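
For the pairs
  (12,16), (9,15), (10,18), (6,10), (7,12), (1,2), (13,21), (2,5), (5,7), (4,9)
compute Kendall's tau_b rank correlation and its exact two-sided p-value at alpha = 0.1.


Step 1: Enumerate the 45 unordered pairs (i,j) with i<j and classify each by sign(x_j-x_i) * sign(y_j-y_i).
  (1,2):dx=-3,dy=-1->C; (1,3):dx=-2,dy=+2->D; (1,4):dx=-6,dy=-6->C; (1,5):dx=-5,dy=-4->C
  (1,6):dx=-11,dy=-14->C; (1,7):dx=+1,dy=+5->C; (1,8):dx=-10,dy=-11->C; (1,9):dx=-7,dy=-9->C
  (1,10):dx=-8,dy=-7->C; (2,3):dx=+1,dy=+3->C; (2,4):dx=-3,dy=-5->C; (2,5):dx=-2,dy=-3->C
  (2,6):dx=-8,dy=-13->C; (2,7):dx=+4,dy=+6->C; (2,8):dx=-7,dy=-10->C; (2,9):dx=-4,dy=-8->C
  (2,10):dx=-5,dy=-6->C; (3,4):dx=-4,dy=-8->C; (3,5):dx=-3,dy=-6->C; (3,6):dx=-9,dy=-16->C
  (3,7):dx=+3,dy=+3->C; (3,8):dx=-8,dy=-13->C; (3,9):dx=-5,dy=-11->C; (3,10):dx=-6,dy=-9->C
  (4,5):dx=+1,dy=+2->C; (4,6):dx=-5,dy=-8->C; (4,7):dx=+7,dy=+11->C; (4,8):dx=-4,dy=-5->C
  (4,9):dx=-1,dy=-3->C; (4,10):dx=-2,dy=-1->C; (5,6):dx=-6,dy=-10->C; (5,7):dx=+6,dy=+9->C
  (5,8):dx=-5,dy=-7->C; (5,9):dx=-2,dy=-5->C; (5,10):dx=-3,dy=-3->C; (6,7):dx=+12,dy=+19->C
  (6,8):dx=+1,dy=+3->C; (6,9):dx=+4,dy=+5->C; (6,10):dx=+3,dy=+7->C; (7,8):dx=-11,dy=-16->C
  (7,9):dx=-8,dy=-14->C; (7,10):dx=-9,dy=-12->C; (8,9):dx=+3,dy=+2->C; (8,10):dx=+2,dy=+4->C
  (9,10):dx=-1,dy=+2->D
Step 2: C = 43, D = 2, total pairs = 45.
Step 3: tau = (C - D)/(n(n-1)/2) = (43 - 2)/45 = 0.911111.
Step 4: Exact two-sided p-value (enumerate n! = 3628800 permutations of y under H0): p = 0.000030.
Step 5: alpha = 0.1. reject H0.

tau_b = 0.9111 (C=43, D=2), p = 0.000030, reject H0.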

──────────────────────────────

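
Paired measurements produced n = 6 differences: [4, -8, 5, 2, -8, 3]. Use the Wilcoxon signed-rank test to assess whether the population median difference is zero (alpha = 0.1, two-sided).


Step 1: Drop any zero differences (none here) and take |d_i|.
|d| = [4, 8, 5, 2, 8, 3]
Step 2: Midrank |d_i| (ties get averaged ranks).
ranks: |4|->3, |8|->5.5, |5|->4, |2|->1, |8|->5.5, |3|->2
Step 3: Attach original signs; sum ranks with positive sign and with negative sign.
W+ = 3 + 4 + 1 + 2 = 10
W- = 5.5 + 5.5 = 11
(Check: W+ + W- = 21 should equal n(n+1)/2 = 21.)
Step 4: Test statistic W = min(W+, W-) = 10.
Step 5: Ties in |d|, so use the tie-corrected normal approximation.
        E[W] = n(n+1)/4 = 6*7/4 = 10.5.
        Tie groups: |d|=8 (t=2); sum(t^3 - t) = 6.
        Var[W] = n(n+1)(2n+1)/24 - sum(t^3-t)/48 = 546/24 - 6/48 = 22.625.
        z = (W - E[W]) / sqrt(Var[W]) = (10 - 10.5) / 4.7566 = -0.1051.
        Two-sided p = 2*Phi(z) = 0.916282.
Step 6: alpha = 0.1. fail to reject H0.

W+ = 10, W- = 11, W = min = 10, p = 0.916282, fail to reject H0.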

──────────────────────────────

* Instructions for the task *
Out of the data above, transcribe exactly and only the lines starting with the line that has "For the pairs" and going on through the line that has "(2,5), (5,7), (4,9)", both included.

* Response below *
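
For the pairs
  (12,16), (9,15), (10,18), (6,10), (7,12), (1,2), (13,21), (2,5), (5,7), (4,9)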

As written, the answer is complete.